Instructions to follow: Every line of the records below from the line with "If a repeater" up to and including the line with "A signal enters" must be reproduced exactly, and no line outside that range.
BEGIN Data provided
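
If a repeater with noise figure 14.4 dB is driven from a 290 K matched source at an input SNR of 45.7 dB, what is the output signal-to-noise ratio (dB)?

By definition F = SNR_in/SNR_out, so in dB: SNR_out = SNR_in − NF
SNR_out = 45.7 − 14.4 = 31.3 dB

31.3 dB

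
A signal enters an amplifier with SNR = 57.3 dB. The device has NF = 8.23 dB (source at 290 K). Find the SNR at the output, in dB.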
END Data provided
BEGIN Data provided
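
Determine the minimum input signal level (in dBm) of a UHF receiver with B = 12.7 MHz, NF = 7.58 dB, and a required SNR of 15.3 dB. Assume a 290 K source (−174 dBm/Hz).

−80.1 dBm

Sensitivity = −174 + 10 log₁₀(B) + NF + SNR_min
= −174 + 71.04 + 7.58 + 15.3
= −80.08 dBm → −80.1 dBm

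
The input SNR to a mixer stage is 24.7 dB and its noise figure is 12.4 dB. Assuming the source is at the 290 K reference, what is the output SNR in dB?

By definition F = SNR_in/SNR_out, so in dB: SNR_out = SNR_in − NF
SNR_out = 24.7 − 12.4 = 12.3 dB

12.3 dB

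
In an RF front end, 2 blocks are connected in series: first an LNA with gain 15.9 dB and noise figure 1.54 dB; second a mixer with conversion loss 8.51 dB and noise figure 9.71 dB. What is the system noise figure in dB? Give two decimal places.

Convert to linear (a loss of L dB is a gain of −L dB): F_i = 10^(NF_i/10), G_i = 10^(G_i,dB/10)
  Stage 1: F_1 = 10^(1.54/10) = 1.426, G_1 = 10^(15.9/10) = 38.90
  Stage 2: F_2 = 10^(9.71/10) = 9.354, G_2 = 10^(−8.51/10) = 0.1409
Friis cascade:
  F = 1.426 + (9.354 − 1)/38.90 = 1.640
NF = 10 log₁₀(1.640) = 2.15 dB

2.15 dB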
END Data provided
Written solution:
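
If a repeater with noise figure 14.4 dB is driven from a 290 K matched source at an input SNR of 45.7 dB, what is the output signal-to-noise ratio (dB)?

By definition F = SNR_in/SNR_out, so in dB: SNR_out = SNR_in − NF
SNR_out = 45.7 − 14.4 = 31.3 dB

31.3 dB

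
A signal enters an amplifier with SNR = 57.3 dB. The device has NF = 8.23 dB (source at 290 K). Find the SNR at the output, in dB.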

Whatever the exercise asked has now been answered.